===== Dataset content =====

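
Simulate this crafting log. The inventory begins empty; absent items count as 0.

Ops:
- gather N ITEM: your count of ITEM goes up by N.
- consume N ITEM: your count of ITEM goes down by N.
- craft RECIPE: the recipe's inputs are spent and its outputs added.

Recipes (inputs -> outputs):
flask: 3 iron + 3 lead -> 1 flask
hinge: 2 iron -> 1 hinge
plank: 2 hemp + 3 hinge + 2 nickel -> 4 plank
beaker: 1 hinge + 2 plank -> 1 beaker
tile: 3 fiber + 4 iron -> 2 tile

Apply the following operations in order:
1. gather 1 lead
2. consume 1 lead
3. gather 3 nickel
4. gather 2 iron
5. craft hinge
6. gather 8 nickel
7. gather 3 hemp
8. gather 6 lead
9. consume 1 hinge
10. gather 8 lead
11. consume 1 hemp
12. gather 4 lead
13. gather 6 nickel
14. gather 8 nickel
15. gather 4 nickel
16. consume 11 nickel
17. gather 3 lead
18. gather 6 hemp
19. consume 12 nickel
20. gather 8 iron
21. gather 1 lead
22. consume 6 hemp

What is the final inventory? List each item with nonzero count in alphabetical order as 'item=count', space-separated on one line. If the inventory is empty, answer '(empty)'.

Answer: hemp=2 iron=8 lead=22 nickel=6

Derivation:
After 1 (gather 1 lead): lead=1
After 2 (consume 1 lead): (empty)
After 3 (gather 3 nickel): nickel=3
After 4 (gather 2 iron): iron=2 nickel=3
After 5 (craft hinge): hinge=1 nickel=3
After 6 (gather 8 nickel): hinge=1 nickel=11
After 7 (gather 3 hemp): hemp=3 hinge=1 nickel=11
After 8 (gather 6 lead): hemp=3 hinge=1 lead=6 nickel=11
After 9 (consume 1 hinge): hemp=3 lead=6 nickel=11
After 10 (gather 8 lead): hemp=3 lead=14 nickel=11
After 11 (consume 1 hemp): hemp=2 lead=14 nickel=11
After 12 (gather 4 lead): hemp=2 lead=18 nickel=11
After 13 (gather 6 nickel): hemp=2 lead=18 nickel=17
After 14 (gather 8 nickel): hemp=2 lead=18 nickel=25
After 15 (gather 4 nickel): hemp=2 lead=18 nickel=29
After 16 (consume 11 nickel): hemp=2 lead=18 nickel=18
After 17 (gather 3 lead): hemp=2 lead=21 nickel=18
After 18 (gather 6 hemp): hemp=8 lead=21 nickel=18
After 19 (consume 12 nickel): hemp=8 lead=21 nickel=6
After 20 (gather 8 iron): hemp=8 iron=8 lead=21 nickel=6
After 21 (gather 1 lead): hemp=8 iron=8 lead=22 nickel=6
After 22 (consume 6 hemp): hemp=2 iron=8 lead=22 nickel=6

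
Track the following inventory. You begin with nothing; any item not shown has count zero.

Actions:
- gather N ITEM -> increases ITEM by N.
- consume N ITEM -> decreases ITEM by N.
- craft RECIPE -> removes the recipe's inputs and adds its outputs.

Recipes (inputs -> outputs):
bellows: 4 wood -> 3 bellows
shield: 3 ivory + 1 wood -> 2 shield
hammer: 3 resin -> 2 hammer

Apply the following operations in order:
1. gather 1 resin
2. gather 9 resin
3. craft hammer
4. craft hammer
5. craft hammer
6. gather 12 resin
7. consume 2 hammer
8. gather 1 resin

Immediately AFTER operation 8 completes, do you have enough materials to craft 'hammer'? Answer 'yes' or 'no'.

Answer: yes

Derivation:
After 1 (gather 1 resin): resin=1
After 2 (gather 9 resin): resin=10
After 3 (craft hammer): hammer=2 resin=7
After 4 (craft hammer): hammer=4 resin=4
After 5 (craft hammer): hammer=6 resin=1
After 6 (gather 12 resin): hammer=6 resin=13
After 7 (consume 2 hammer): hammer=4 resin=13
After 8 (gather 1 resin): hammer=4 resin=14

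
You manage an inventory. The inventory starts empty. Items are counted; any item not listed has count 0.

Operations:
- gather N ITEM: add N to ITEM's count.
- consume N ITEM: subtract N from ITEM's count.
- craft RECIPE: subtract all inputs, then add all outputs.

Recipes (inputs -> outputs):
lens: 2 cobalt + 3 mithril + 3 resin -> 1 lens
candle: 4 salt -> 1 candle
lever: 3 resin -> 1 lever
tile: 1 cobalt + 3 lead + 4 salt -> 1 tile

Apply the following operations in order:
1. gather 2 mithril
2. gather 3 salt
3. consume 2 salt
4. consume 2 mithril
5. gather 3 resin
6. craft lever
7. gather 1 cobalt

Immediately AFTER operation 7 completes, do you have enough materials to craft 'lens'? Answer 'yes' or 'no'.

After 1 (gather 2 mithril): mithril=2
After 2 (gather 3 salt): mithril=2 salt=3
After 3 (consume 2 salt): mithril=2 salt=1
After 4 (consume 2 mithril): salt=1
After 5 (gather 3 resin): resin=3 salt=1
After 6 (craft lever): lever=1 salt=1
After 7 (gather 1 cobalt): cobalt=1 lever=1 salt=1

Answer: no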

=====

▸ Exercise details
Every line from the one containing "lens: 2 cobalt" through the end of the entries above must be echoed exactly, with both ends kept.

▸ Expected answer
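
lens: 2 cobalt + 3 mithril + 3 resin -> 1 lens
candle: 4 salt -> 1 candle
lever: 3 resin -> 1 lever
tile: 1 cobalt + 3 lead + 4 salt -> 1 tile

Apply the following operations in order:
1. gather 2 mithril
2. gather 3 salt
3. consume 2 salt
4. consume 2 mithril
5. gather 3 resin
6. craft lever
7. gather 1 cobalt

Immediately AFTER operation 7 completes, do you have enough materials to craft 'lens'? Answer 'yes' or 'no'.

After 1 (gather 2 mithril): mithril=2
After 2 (gather 3 salt): mithril=2 salt=3
After 3 (consume 2 salt): mithril=2 salt=1
After 4 (consume 2 mithril): salt=1
After 5 (gather 3 resin): resin=3 salt=1
After 6 (craft lever): lever=1 salt=1
After 7 (gather 1 cobalt): cobalt=1 lever=1 salt=1

Answer: no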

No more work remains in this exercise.